• **The input**:
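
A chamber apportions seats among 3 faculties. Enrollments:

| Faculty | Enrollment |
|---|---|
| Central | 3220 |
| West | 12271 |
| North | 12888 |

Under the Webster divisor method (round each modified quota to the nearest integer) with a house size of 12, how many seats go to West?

5

Standard divisor 28379/12 ≈ 2364.917; standard quotas: Central 1.362, West 5.189, North 5.450.
Rounding to the nearest integer gives 1, 5, 5 = 11 seats, so the divisor must be adjusted.
With modified divisor 2300: modified quotas Central 1.400, West 5.335, North 5.603.
Rounding to the nearest integer: Central 1, West 5, North 6 (total 12).
West receives 5.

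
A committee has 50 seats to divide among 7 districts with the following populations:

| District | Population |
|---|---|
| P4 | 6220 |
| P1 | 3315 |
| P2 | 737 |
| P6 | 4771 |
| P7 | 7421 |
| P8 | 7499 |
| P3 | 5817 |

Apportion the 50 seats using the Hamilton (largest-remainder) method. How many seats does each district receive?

Total 35780; standard divisor 35780/50 ≈ 715.6.
Standard quotas: P4 8.6920, P1 4.6325, P2 1.0299, P6 6.6671, P7 10.3703, P8 10.4793, P3 8.1288.
Lower quotas: P4 8, P1 4, P2 1, P6 6, P7 10, P8 10, P3 8 (sum 47, leaving 3 seats).
Remainders in descending order: P4 0.6920, P6 0.6671, P1 0.6325, P8 0.4793, P7 0.3703, P3 0.1288, P2 0.0299.
Largest remainders: P4, P6, P1 receive the extra seats.

P4: 9, P1: 5, P2: 1, P6: 7, P7: 10, P8: 10, P3: 8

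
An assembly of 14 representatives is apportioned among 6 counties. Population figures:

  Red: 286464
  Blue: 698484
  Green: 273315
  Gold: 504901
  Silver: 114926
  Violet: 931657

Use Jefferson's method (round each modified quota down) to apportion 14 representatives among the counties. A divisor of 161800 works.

Red: 1, Blue: 4, Green: 1, Gold: 3, Silver: 0, Violet: 5

With modified divisor 161800: modified quotas Red 1.770, Blue 4.317, Green 1.689, Gold 3.121, Silver 0.710, Violet 5.758.
Rounding down: Red 1, Blue 4, Green 1, Gold 3, Silver 0, Violet 5 (total 14).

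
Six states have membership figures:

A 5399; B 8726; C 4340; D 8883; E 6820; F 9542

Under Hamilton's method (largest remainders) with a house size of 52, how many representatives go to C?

5

Standard divisor: 43710 ÷ 52 ≈ 840.577.
Standard quotas: A 6.4230, B 10.3810, C 5.1631, D 10.5677, E 8.1135, F 11.3517.
Lower quotas: A 6, B 10, C 5, D 10, E 8, F 11 (sum 50, leaving 2 seats).
Remainders in descending order: D 0.5677, A 0.4230, B 0.3810, F 0.3517, C 0.1631, E 0.1135.
Largest remainders: D, A receive the extra seats.
C receives 5.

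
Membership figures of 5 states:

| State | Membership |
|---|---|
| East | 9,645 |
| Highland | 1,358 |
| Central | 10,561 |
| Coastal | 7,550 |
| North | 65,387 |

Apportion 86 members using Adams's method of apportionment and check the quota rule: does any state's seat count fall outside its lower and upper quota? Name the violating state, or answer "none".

North

Standard quotas: East 8.777, Highland 1.236, Central 9.611, Coastal 6.871, North 59.505.
Adams allocation: East 9, Highland 2, Central 10, Coastal 7, North 58.
North has quota 59.505 (lower 59, upper 60) but receives 58 — outside the quota interval.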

• **Your objective**: Would you repeat each of the lines above exactly?

• **Solution**:
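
A chamber apportions seats among 3 faculties. Enrollments:

| Faculty | Enrollment |
|---|---|
| Central | 3220 |
| West | 12271 |
| North | 12888 |

Under the Webster divisor method (round each modified quota to the nearest integer) with a house size of 12, how many seats go to West?

5

Standard divisor 28379/12 ≈ 2364.917; standard quotas: Central 1.362, West 5.189, North 5.450.
Rounding to the nearest integer gives 1, 5, 5 = 11 seats, so the divisor must be adjusted.
With modified divisor 2300: modified quotas Central 1.400, West 5.335, North 5.603.
Rounding to the nearest integer: Central 1, West 5, North 6 (total 12).
West receives 5.

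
A committee has 50 seats to divide among 7 districts with the following populations:

| District | Population |
|---|---|
| P4 | 6220 |
| P1 | 3315 |
| P2 | 737 |
| P6 | 4771 |
| P7 | 7421 |
| P8 | 7499 |
| P3 | 5817 |

Apportion the 50 seats using the Hamilton (largest-remainder) method. How many seats does each district receive?

Total 35780; standard divisor 35780/50 ≈ 715.6.
Standard quotas: P4 8.6920, P1 4.6325, P2 1.0299, P6 6.6671, P7 10.3703, P8 10.4793, P3 8.1288.
Lower quotas: P4 8, P1 4, P2 1, P6 6, P7 10, P8 10, P3 8 (sum 47, leaving 3 seats).
Remainders in descending order: P4 0.6920, P6 0.6671, P1 0.6325, P8 0.4793, P7 0.3703, P3 0.1288, P2 0.0299.
Largest remainders: P4, P6, P1 receive the extra seats.

P4: 9, P1: 5, P2: 1, P6: 7, P7: 10, P8: 10, P3: 8

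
An assembly of 14 representatives is apportioned among 6 counties. Population figures:

  Red: 286464
  Blue: 698484
  Green: 273315
  Gold: 504901
  Silver: 114926
  Violet: 931657

Use Jefferson's method (round each modified quota down) to apportion 14 representatives among the counties. A divisor of 161800 works.

Red: 1, Blue: 4, Green: 1, Gold: 3, Silver: 0, Violet: 5

With modified divisor 161800: modified quotas Red 1.770, Blue 4.317, Green 1.689, Gold 3.121, Silver 0.710, Violet 5.758.
Rounding down: Red 1, Blue 4, Green 1, Gold 3, Silver 0, Violet 5 (total 14).

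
Six states have membership figures:

A 5399; B 8726; C 4340; D 8883; E 6820; F 9542

Under Hamilton's method (largest remainders) with a house size of 52, how many representatives go to C?

5

Standard divisor: 43710 ÷ 52 ≈ 840.577.
Standard quotas: A 6.4230, B 10.3810, C 5.1631, D 10.5677, E 8.1135, F 11.3517.
Lower quotas: A 6, B 10, C 5, D 10, E 8, F 11 (sum 50, leaving 2 seats).
Remainders in descending order: D 0.5677, A 0.4230, B 0.3810, F 0.3517, C 0.1631, E 0.1135.
Largest remainders: D, A receive the extra seats.
C receives 5.

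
Membership figures of 5 states:

| State | Membership |
|---|---|
| East | 9,645 |
| Highland | 1,358 |
| Central | 10,561 |
| Coastal | 7,550 |
| North | 65,387 |

Apportion 86 members using Adams's method of apportionment and check the quota rule: does any state's seat count fall outside its lower and upper quota? Name the violating state, or answer "none".

North

Standard quotas: East 8.777, Highland 1.236, Central 9.611, Coastal 6.871, North 59.505.
Adams allocation: East 9, Highland 2, Central 10, Coastal 7, North 58.
North has quota 59.505 (lower 59, upper 60) but receives 58 — outside the quota interval.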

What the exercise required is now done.